:: Problem statement ::
The full set of entries has to be output exactly.

:: Exercise material ::
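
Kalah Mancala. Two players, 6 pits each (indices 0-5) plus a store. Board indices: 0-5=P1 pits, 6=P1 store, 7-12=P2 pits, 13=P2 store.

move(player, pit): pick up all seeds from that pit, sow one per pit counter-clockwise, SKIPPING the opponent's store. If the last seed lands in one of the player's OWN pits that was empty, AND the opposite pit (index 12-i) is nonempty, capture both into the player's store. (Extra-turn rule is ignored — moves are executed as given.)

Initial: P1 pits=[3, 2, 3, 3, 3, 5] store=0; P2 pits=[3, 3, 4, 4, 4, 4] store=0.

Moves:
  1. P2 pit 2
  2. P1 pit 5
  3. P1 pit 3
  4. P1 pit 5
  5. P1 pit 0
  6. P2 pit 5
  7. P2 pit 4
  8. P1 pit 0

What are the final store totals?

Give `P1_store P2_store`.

Move 1: P2 pit2 -> P1=[3,2,3,3,3,5](0) P2=[3,3,0,5,5,5](1)
Move 2: P1 pit5 -> P1=[3,2,3,3,3,0](1) P2=[4,4,1,6,5,5](1)
Move 3: P1 pit3 -> P1=[3,2,3,0,4,1](2) P2=[4,4,1,6,5,5](1)
Move 4: P1 pit5 -> P1=[3,2,3,0,4,0](3) P2=[4,4,1,6,5,5](1)
Move 5: P1 pit0 -> P1=[0,3,4,0,4,0](5) P2=[4,4,0,6,5,5](1)
Move 6: P2 pit5 -> P1=[1,4,5,1,4,0](5) P2=[4,4,0,6,5,0](2)
Move 7: P2 pit4 -> P1=[2,5,6,1,4,0](5) P2=[4,4,0,6,0,1](3)
Move 8: P1 pit0 -> P1=[0,6,7,1,4,0](5) P2=[4,4,0,6,0,1](3)

Answer: 5 3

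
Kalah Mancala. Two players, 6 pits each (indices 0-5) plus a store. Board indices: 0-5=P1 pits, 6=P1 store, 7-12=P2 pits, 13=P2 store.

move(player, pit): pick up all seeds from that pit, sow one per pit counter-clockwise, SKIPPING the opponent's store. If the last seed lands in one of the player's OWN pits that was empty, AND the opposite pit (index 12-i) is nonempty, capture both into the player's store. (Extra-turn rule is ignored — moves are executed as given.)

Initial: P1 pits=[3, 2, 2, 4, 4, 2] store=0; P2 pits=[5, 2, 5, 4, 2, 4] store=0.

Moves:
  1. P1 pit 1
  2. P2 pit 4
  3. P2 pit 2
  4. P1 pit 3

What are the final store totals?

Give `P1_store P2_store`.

Move 1: P1 pit1 -> P1=[3,0,3,5,4,2](0) P2=[5,2,5,4,2,4](0)
Move 2: P2 pit4 -> P1=[3,0,3,5,4,2](0) P2=[5,2,5,4,0,5](1)
Move 3: P2 pit2 -> P1=[4,0,3,5,4,2](0) P2=[5,2,0,5,1,6](2)
Move 4: P1 pit3 -> P1=[4,0,3,0,5,3](1) P2=[6,3,0,5,1,6](2)

Answer: 1 2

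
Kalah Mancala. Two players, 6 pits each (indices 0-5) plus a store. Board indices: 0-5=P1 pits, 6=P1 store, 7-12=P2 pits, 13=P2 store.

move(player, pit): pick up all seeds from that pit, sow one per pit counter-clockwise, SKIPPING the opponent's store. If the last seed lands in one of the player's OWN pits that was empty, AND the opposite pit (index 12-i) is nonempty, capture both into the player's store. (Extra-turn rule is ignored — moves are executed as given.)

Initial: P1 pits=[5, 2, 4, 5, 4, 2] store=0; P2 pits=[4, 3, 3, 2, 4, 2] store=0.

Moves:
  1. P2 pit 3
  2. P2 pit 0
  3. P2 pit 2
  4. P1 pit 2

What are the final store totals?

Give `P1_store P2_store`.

Answer: 1 1

Derivation:
Move 1: P2 pit3 -> P1=[5,2,4,5,4,2](0) P2=[4,3,3,0,5,3](0)
Move 2: P2 pit0 -> P1=[5,2,4,5,4,2](0) P2=[0,4,4,1,6,3](0)
Move 3: P2 pit2 -> P1=[5,2,4,5,4,2](0) P2=[0,4,0,2,7,4](1)
Move 4: P1 pit2 -> P1=[5,2,0,6,5,3](1) P2=[0,4,0,2,7,4](1)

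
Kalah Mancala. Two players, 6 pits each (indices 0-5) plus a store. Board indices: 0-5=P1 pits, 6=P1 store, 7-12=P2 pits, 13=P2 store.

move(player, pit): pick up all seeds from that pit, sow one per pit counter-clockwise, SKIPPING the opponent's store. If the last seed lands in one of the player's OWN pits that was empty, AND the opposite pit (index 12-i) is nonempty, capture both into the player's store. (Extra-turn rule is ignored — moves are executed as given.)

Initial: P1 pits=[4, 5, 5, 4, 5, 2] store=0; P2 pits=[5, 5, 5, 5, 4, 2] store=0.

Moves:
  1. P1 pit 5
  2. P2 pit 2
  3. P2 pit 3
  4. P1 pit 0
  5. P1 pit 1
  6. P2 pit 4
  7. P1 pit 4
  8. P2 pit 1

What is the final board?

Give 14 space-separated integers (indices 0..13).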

:: Response to the task ::
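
Kalah Mancala. Two players, 6 pits each (indices 0-5) plus a store. Board indices: 0-5=P1 pits, 6=P1 store, 7-12=P2 pits, 13=P2 store.

move(player, pit): pick up all seeds from that pit, sow one per pit counter-clockwise, SKIPPING the opponent's store. If the last seed lands in one of the player's OWN pits that was empty, AND the opposite pit (index 12-i) is nonempty, capture both into the player's store. (Extra-turn rule is ignored — moves are executed as given.)

Initial: P1 pits=[3, 2, 3, 3, 3, 5] store=0; P2 pits=[3, 3, 4, 4, 4, 4] store=0.

Moves:
  1. P2 pit 2
  2. P1 pit 5
  3. P1 pit 3
  4. P1 pit 5
  5. P1 pit 0
  6. P2 pit 5
  7. P2 pit 4
  8. P1 pit 0

What are the final store totals?

Give `P1_store P2_store`.

Move 1: P2 pit2 -> P1=[3,2,3,3,3,5](0) P2=[3,3,0,5,5,5](1)
Move 2: P1 pit5 -> P1=[3,2,3,3,3,0](1) P2=[4,4,1,6,5,5](1)
Move 3: P1 pit3 -> P1=[3,2,3,0,4,1](2) P2=[4,4,1,6,5,5](1)
Move 4: P1 pit5 -> P1=[3,2,3,0,4,0](3) P2=[4,4,1,6,5,5](1)
Move 5: P1 pit0 -> P1=[0,3,4,0,4,0](5) P2=[4,4,0,6,5,5](1)
Move 6: P2 pit5 -> P1=[1,4,5,1,4,0](5) P2=[4,4,0,6,5,0](2)
Move 7: P2 pit4 -> P1=[2,5,6,1,4,0](5) P2=[4,4,0,6,0,1](3)
Move 8: P1 pit0 -> P1=[0,6,7,1,4,0](5) P2=[4,4,0,6,0,1](3)

Answer: 5 3

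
Kalah Mancala. Two players, 6 pits each (indices 0-5) plus a store. Board indices: 0-5=P1 pits, 6=P1 store, 7-12=P2 pits, 13=P2 store.

move(player, pit): pick up all seeds from that pit, sow one per pit counter-clockwise, SKIPPING the opponent's store. If the last seed lands in one of the player's OWN pits that was empty, AND the opposite pit (index 12-i) is nonempty, capture both into the player's store. (Extra-turn rule is ignored — moves are executed as given.)

Initial: P1 pits=[3, 2, 2, 4, 4, 2] store=0; P2 pits=[5, 2, 5, 4, 2, 4] store=0.

Moves:
  1. P1 pit 1
  2. P2 pit 4
  3. P2 pit 2
  4. P1 pit 3

What are the final store totals?

Give `P1_store P2_store`.

Move 1: P1 pit1 -> P1=[3,0,3,5,4,2](0) P2=[5,2,5,4,2,4](0)
Move 2: P2 pit4 -> P1=[3,0,3,5,4,2](0) P2=[5,2,5,4,0,5](1)
Move 3: P2 pit2 -> P1=[4,0,3,5,4,2](0) P2=[5,2,0,5,1,6](2)
Move 4: P1 pit3 -> P1=[4,0,3,0,5,3](1) P2=[6,3,0,5,1,6](2)

Answer: 1 2

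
Kalah Mancala. Two players, 6 pits each (indices 0-5) plus a store. Board indices: 0-5=P1 pits, 6=P1 store, 7-12=P2 pits, 13=P2 store.

move(player, pit): pick up all seeds from that pit, sow one per pit counter-clockwise, SKIPPING the opponent's store. If the last seed lands in one of the player's OWN pits that was empty, AND the opposite pit (index 12-i) is nonempty, capture both into the player's store. (Extra-turn rule is ignored — moves are executed as given.)

Initial: P1 pits=[5, 2, 4, 5, 4, 2] store=0; P2 pits=[4, 3, 3, 2, 4, 2] store=0.

Moves:
  1. P2 pit 3
  2. P2 pit 0
  3. P2 pit 2
  4. P1 pit 2

What are the final store totals?

Give `P1_store P2_store`.

Answer: 1 1

Derivation:
Move 1: P2 pit3 -> P1=[5,2,4,5,4,2](0) P2=[4,3,3,0,5,3](0)
Move 2: P2 pit0 -> P1=[5,2,4,5,4,2](0) P2=[0,4,4,1,6,3](0)
Move 3: P2 pit2 -> P1=[5,2,4,5,4,2](0) P2=[0,4,0,2,7,4](1)
Move 4: P1 pit2 -> P1=[5,2,0,6,5,3](1) P2=[0,4,0,2,7,4](1)

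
Kalah Mancala. Two players, 6 pits each (indices 0-5) plus a store. Board indices: 0-5=P1 pits, 6=P1 store, 7-12=P2 pits, 13=P2 store.

move(player, pit): pick up all seeds from that pit, sow one per pit counter-clockwise, SKIPPING the opponent's store. If the last seed lands in one of the player's OWN pits that was empty, AND the opposite pit (index 12-i) is nonempty, capture both into the player's store. (Extra-turn rule is ignored — moves are executed as given.)

Initial: P1 pits=[4, 5, 5, 4, 5, 2] store=0; P2 pits=[5, 5, 5, 5, 4, 2] store=0.

Moves:
  1. P1 pit 5
  2. P2 pit 2
  3. P2 pit 3
  4. P1 pit 0
  5. P1 pit 1
  6. P2 pit 4
  7. P1 pit 4
  8. P2 pit 1

What is the final board?

Give 14 space-separated integers (indices 0..13).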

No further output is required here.